**Dataset entries:**

_ _ _ _ _ _ _

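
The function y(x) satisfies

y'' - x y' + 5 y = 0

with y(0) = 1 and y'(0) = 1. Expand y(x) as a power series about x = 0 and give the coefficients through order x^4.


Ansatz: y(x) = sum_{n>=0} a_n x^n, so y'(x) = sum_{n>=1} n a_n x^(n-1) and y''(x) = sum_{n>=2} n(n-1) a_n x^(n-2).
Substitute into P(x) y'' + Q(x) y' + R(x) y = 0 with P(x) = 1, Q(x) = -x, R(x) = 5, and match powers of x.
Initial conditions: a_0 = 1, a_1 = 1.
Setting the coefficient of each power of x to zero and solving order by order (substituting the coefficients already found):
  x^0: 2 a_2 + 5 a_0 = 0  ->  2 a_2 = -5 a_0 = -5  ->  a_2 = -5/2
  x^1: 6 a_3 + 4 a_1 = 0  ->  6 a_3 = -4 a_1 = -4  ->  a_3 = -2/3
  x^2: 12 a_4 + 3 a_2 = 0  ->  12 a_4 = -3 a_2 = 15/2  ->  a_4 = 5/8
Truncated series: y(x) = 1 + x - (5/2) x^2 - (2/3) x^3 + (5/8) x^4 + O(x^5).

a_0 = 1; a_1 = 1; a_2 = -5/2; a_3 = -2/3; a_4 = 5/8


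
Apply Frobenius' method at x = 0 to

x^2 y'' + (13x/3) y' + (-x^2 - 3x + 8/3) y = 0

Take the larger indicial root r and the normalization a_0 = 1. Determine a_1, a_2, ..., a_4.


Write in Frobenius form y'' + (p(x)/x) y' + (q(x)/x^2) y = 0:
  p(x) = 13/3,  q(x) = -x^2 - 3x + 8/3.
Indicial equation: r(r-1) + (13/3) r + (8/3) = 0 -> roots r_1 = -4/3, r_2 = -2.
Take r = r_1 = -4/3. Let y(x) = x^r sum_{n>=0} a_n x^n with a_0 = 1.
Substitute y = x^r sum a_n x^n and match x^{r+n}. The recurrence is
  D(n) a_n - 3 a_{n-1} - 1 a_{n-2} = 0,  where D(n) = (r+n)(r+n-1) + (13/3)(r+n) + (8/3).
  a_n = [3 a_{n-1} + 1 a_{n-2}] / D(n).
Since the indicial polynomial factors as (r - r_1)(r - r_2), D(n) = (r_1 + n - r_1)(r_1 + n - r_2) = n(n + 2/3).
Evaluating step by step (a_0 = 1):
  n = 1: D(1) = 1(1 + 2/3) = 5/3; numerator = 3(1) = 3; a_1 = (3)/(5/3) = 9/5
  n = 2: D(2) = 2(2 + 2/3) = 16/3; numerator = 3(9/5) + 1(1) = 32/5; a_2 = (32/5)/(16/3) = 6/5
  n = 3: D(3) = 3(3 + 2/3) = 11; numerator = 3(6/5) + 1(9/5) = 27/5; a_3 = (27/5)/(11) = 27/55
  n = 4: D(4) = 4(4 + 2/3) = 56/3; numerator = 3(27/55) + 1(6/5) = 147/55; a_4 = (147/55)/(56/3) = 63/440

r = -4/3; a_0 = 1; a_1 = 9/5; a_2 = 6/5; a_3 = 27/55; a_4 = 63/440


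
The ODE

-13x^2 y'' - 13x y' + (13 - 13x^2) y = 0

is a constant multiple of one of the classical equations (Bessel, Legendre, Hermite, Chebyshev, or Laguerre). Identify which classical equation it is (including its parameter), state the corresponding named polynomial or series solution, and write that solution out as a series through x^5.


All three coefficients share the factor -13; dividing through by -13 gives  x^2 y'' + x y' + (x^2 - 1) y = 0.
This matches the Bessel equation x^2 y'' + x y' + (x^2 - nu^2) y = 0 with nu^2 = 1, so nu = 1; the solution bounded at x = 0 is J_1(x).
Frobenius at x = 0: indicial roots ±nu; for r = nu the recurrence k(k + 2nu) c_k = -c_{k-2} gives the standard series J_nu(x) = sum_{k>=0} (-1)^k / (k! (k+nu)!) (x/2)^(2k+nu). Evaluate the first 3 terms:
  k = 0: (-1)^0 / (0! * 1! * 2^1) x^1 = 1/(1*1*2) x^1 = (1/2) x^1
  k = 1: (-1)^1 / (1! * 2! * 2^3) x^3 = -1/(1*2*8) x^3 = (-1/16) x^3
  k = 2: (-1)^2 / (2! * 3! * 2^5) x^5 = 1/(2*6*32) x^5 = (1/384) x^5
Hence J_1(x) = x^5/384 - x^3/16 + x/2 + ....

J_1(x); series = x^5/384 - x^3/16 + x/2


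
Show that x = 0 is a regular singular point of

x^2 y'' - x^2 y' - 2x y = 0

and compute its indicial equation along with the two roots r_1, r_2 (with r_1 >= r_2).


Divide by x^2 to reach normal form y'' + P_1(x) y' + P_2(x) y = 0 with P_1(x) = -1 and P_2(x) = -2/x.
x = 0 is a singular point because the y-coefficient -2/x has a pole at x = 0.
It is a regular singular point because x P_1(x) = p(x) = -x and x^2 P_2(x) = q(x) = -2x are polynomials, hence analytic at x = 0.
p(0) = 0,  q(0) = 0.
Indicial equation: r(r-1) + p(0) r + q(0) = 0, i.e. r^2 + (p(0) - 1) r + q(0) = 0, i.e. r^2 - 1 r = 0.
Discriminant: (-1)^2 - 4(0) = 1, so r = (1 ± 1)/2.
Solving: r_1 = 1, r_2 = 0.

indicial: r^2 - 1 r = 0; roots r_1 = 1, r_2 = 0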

_ _ _ _ _ _ _

**What you have to do:**
All the entries should be output exactly as given.

**Your response:**
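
The function y(x) satisfies

y'' - x y' + 5 y = 0

with y(0) = 1 and y'(0) = 1. Expand y(x) as a power series about x = 0 and give the coefficients through order x^4.


Ansatz: y(x) = sum_{n>=0} a_n x^n, so y'(x) = sum_{n>=1} n a_n x^(n-1) and y''(x) = sum_{n>=2} n(n-1) a_n x^(n-2).
Substitute into P(x) y'' + Q(x) y' + R(x) y = 0 with P(x) = 1, Q(x) = -x, R(x) = 5, and match powers of x.
Initial conditions: a_0 = 1, a_1 = 1.
Setting the coefficient of each power of x to zero and solving order by order (substituting the coefficients already found):
  x^0: 2 a_2 + 5 a_0 = 0  ->  2 a_2 = -5 a_0 = -5  ->  a_2 = -5/2
  x^1: 6 a_3 + 4 a_1 = 0  ->  6 a_3 = -4 a_1 = -4  ->  a_3 = -2/3
  x^2: 12 a_4 + 3 a_2 = 0  ->  12 a_4 = -3 a_2 = 15/2  ->  a_4 = 5/8
Truncated series: y(x) = 1 + x - (5/2) x^2 - (2/3) x^3 + (5/8) x^4 + O(x^5).

a_0 = 1; a_1 = 1; a_2 = -5/2; a_3 = -2/3; a_4 = 5/8


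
Apply Frobenius' method at x = 0 to

x^2 y'' + (13x/3) y' + (-x^2 - 3x + 8/3) y = 0

Take the larger indicial root r and the normalization a_0 = 1. Determine a_1, a_2, ..., a_4.


Write in Frobenius form y'' + (p(x)/x) y' + (q(x)/x^2) y = 0:
  p(x) = 13/3,  q(x) = -x^2 - 3x + 8/3.
Indicial equation: r(r-1) + (13/3) r + (8/3) = 0 -> roots r_1 = -4/3, r_2 = -2.
Take r = r_1 = -4/3. Let y(x) = x^r sum_{n>=0} a_n x^n with a_0 = 1.
Substitute y = x^r sum a_n x^n and match x^{r+n}. The recurrence is
  D(n) a_n - 3 a_{n-1} - 1 a_{n-2} = 0,  where D(n) = (r+n)(r+n-1) + (13/3)(r+n) + (8/3).
  a_n = [3 a_{n-1} + 1 a_{n-2}] / D(n).
Since the indicial polynomial factors as (r - r_1)(r - r_2), D(n) = (r_1 + n - r_1)(r_1 + n - r_2) = n(n + 2/3).
Evaluating step by step (a_0 = 1):
  n = 1: D(1) = 1(1 + 2/3) = 5/3; numerator = 3(1) = 3; a_1 = (3)/(5/3) = 9/5
  n = 2: D(2) = 2(2 + 2/3) = 16/3; numerator = 3(9/5) + 1(1) = 32/5; a_2 = (32/5)/(16/3) = 6/5
  n = 3: D(3) = 3(3 + 2/3) = 11; numerator = 3(6/5) + 1(9/5) = 27/5; a_3 = (27/5)/(11) = 27/55
  n = 4: D(4) = 4(4 + 2/3) = 56/3; numerator = 3(27/55) + 1(6/5) = 147/55; a_4 = (147/55)/(56/3) = 63/440

r = -4/3; a_0 = 1; a_1 = 9/5; a_2 = 6/5; a_3 = 27/55; a_4 = 63/440


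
The ODE

-13x^2 y'' - 13x y' + (13 - 13x^2) y = 0

is a constant multiple of one of the classical equations (Bessel, Legendre, Hermite, Chebyshev, or Laguerre). Identify which classical equation it is (including its parameter), state the corresponding named polynomial or series solution, and write that solution out as a series through x^5.


All three coefficients share the factor -13; dividing through by -13 gives  x^2 y'' + x y' + (x^2 - 1) y = 0.
This matches the Bessel equation x^2 y'' + x y' + (x^2 - nu^2) y = 0 with nu^2 = 1, so nu = 1; the solution bounded at x = 0 is J_1(x).
Frobenius at x = 0: indicial roots ±nu; for r = nu the recurrence k(k + 2nu) c_k = -c_{k-2} gives the standard series J_nu(x) = sum_{k>=0} (-1)^k / (k! (k+nu)!) (x/2)^(2k+nu). Evaluate the first 3 terms:
  k = 0: (-1)^0 / (0! * 1! * 2^1) x^1 = 1/(1*1*2) x^1 = (1/2) x^1
  k = 1: (-1)^1 / (1! * 2! * 2^3) x^3 = -1/(1*2*8) x^3 = (-1/16) x^3
  k = 2: (-1)^2 / (2! * 3! * 2^5) x^5 = 1/(2*6*32) x^5 = (1/384) x^5
Hence J_1(x) = x^5/384 - x^3/16 + x/2 + ....

J_1(x); series = x^5/384 - x^3/16 + x/2


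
Show that x = 0 is a regular singular point of

x^2 y'' - x^2 y' - 2x y = 0

and compute its indicial equation along with the two roots r_1, r_2 (with r_1 >= r_2).


Divide by x^2 to reach normal form y'' + P_1(x) y' + P_2(x) y = 0 with P_1(x) = -1 and P_2(x) = -2/x.
x = 0 is a singular point because the y-coefficient -2/x has a pole at x = 0.
It is a regular singular point because x P_1(x) = p(x) = -x and x^2 P_2(x) = q(x) = -2x are polynomials, hence analytic at x = 0.
p(0) = 0,  q(0) = 0.
Indicial equation: r(r-1) + p(0) r + q(0) = 0, i.e. r^2 + (p(0) - 1) r + q(0) = 0, i.e. r^2 - 1 r = 0.
Discriminant: (-1)^2 - 4(0) = 1, so r = (1 ± 1)/2.
Solving: r_1 = 1, r_2 = 0.

indicial: r^2 - 1 r = 0; roots r_1 = 1, r_2 = 0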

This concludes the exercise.